== Problem statement ==
Starting at the first line and ending at the last, repeat the material word for word.

== Working data ==
.....
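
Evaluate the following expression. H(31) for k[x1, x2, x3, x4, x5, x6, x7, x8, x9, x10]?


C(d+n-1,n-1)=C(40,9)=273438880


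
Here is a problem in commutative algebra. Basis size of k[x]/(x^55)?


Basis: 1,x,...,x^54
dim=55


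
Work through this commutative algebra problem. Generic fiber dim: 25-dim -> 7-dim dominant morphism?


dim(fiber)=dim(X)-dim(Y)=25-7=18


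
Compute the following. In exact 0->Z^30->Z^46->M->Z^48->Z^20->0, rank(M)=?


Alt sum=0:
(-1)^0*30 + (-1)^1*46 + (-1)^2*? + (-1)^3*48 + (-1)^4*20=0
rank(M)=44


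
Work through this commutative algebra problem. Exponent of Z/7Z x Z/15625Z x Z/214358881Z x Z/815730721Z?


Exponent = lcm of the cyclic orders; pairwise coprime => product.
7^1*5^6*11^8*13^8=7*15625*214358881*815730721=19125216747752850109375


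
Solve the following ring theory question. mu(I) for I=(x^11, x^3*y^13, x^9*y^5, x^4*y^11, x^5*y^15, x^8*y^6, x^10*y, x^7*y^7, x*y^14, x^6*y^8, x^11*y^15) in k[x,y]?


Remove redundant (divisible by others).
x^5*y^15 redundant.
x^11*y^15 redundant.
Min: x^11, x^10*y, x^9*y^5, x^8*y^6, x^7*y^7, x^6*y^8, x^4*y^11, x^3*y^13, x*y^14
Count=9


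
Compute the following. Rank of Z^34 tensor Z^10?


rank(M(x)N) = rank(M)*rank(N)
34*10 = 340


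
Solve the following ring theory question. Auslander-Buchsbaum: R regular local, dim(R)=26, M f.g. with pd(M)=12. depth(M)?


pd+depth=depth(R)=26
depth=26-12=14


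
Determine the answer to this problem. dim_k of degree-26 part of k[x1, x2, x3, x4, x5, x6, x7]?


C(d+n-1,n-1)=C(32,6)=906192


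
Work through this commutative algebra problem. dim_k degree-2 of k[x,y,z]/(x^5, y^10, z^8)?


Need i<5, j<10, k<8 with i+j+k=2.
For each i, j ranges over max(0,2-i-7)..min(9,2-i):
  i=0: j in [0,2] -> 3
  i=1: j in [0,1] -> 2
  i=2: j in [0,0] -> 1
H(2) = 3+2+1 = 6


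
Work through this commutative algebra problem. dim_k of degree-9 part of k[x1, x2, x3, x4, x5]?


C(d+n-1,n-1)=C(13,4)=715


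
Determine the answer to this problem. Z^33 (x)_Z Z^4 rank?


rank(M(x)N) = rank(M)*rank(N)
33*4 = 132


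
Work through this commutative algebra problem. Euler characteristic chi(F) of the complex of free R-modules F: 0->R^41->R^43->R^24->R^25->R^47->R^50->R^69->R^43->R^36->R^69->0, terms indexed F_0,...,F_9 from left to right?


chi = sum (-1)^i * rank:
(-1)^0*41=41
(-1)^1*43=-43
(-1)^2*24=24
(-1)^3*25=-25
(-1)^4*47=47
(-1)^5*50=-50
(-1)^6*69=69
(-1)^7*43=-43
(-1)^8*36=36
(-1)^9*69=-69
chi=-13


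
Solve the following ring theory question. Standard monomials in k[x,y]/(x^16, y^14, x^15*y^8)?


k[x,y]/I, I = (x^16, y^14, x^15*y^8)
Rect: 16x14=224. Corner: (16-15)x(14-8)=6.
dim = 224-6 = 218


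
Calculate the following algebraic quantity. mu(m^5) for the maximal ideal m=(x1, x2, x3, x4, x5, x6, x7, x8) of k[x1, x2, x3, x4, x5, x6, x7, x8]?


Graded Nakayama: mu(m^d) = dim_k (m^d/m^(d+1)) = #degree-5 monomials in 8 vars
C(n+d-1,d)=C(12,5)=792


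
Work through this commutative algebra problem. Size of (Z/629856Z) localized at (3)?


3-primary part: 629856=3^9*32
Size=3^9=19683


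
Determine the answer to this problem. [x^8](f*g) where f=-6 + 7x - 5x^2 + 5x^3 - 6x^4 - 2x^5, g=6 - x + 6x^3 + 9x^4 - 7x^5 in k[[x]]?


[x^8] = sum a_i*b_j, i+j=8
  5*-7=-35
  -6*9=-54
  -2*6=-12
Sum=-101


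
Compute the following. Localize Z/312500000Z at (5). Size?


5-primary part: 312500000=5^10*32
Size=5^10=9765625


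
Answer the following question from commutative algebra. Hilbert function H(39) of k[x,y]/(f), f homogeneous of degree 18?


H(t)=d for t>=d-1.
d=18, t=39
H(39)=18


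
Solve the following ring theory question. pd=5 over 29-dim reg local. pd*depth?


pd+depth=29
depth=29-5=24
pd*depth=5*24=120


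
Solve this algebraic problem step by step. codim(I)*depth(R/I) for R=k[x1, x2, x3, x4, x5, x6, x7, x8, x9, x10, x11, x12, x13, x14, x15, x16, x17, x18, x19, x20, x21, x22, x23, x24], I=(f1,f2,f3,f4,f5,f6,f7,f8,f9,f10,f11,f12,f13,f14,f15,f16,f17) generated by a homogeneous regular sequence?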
.....
== Task answer ==
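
Evaluate the following expression. H(31) for k[x1, x2, x3, x4, x5, x6, x7, x8, x9, x10]?


C(d+n-1,n-1)=C(40,9)=273438880


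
Here is a problem in commutative algebra. Basis size of k[x]/(x^55)?


Basis: 1,x,...,x^54
dim=55


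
Work through this commutative algebra problem. Generic fiber dim: 25-dim -> 7-dim dominant morphism?


dim(fiber)=dim(X)-dim(Y)=25-7=18


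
Compute the following. In exact 0->Z^30->Z^46->M->Z^48->Z^20->0, rank(M)=?


Alt sum=0:
(-1)^0*30 + (-1)^1*46 + (-1)^2*? + (-1)^3*48 + (-1)^4*20=0
rank(M)=44


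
Work through this commutative algebra problem. Exponent of Z/7Z x Z/15625Z x Z/214358881Z x Z/815730721Z?


Exponent = lcm of the cyclic orders; pairwise coprime => product.
7^1*5^6*11^8*13^8=7*15625*214358881*815730721=19125216747752850109375


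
Solve the following ring theory question. mu(I) for I=(x^11, x^3*y^13, x^9*y^5, x^4*y^11, x^5*y^15, x^8*y^6, x^10*y, x^7*y^7, x*y^14, x^6*y^8, x^11*y^15) in k[x,y]?


Remove redundant (divisible by others).
x^5*y^15 redundant.
x^11*y^15 redundant.
Min: x^11, x^10*y, x^9*y^5, x^8*y^6, x^7*y^7, x^6*y^8, x^4*y^11, x^3*y^13, x*y^14
Count=9


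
Compute the following. Rank of Z^34 tensor Z^10?


rank(M(x)N) = rank(M)*rank(N)
34*10 = 340


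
Solve the following ring theory question. Auslander-Buchsbaum: R regular local, dim(R)=26, M f.g. with pd(M)=12. depth(M)?


pd+depth=depth(R)=26
depth=26-12=14


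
Determine the answer to this problem. dim_k of degree-26 part of k[x1, x2, x3, x4, x5, x6, x7]?


C(d+n-1,n-1)=C(32,6)=906192


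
Work through this commutative algebra problem. dim_k degree-2 of k[x,y,z]/(x^5, y^10, z^8)?


Need i<5, j<10, k<8 with i+j+k=2.
For each i, j ranges over max(0,2-i-7)..min(9,2-i):
  i=0: j in [0,2] -> 3
  i=1: j in [0,1] -> 2
  i=2: j in [0,0] -> 1
H(2) = 3+2+1 = 6


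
Work through this commutative algebra problem. dim_k of degree-9 part of k[x1, x2, x3, x4, x5]?


C(d+n-1,n-1)=C(13,4)=715


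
Determine the answer to this problem. Z^33 (x)_Z Z^4 rank?


rank(M(x)N) = rank(M)*rank(N)
33*4 = 132


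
Work through this commutative algebra problem. Euler characteristic chi(F) of the complex of free R-modules F: 0->R^41->R^43->R^24->R^25->R^47->R^50->R^69->R^43->R^36->R^69->0, terms indexed F_0,...,F_9 from left to right?


chi = sum (-1)^i * rank:
(-1)^0*41=41
(-1)^1*43=-43
(-1)^2*24=24
(-1)^3*25=-25
(-1)^4*47=47
(-1)^5*50=-50
(-1)^6*69=69
(-1)^7*43=-43
(-1)^8*36=36
(-1)^9*69=-69
chi=-13


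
Solve the following ring theory question. Standard monomials in k[x,y]/(x^16, y^14, x^15*y^8)?


k[x,y]/I, I = (x^16, y^14, x^15*y^8)
Rect: 16x14=224. Corner: (16-15)x(14-8)=6.
dim = 224-6 = 218


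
Calculate the following algebraic quantity. mu(m^5) for the maximal ideal m=(x1, x2, x3, x4, x5, x6, x7, x8) of k[x1, x2, x3, x4, x5, x6, x7, x8]?


Graded Nakayama: mu(m^d) = dim_k (m^d/m^(d+1)) = #degree-5 monomials in 8 vars
C(n+d-1,d)=C(12,5)=792


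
Work through this commutative algebra problem. Size of (Z/629856Z) localized at (3)?


3-primary part: 629856=3^9*32
Size=3^9=19683


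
Determine the answer to this problem. [x^8](f*g) where f=-6 + 7x - 5x^2 + 5x^3 - 6x^4 - 2x^5, g=6 - x + 6x^3 + 9x^4 - 7x^5 in k[[x]]?


[x^8] = sum a_i*b_j, i+j=8
  5*-7=-35
  -6*9=-54
  -2*6=-12
Sum=-101


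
Compute the following. Localize Z/312500000Z at (5). Size?


5-primary part: 312500000=5^10*32
Size=5^10=9765625


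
Answer the following question from commutative algebra. Hilbert function H(39) of k[x,y]/(f), f homogeneous of degree 18?


H(t)=d for t>=d-1.
d=18, t=39
H(39)=18


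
Solve the following ring theory question. pd=5 over 29-dim reg local. pd*depth?


pd+depth=29
depth=29-5=24
pd*depth=5*24=120


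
Solve this algebraic problem step by step. codim(I)*depth(R/I) for R=k[x1, x2, x3, x4, x5, x6, x7, x8, x9, x10, x11, x12, x13, x14, x15, x16, x17, x18, x19, x20, x21, x22, x23, x24], I=(f1,f2,f3,f4,f5,f6,f7,f8,f9,f10,f11,f12,f13,f14,f15,f16,f17) generated by a homogeneous regular sequence?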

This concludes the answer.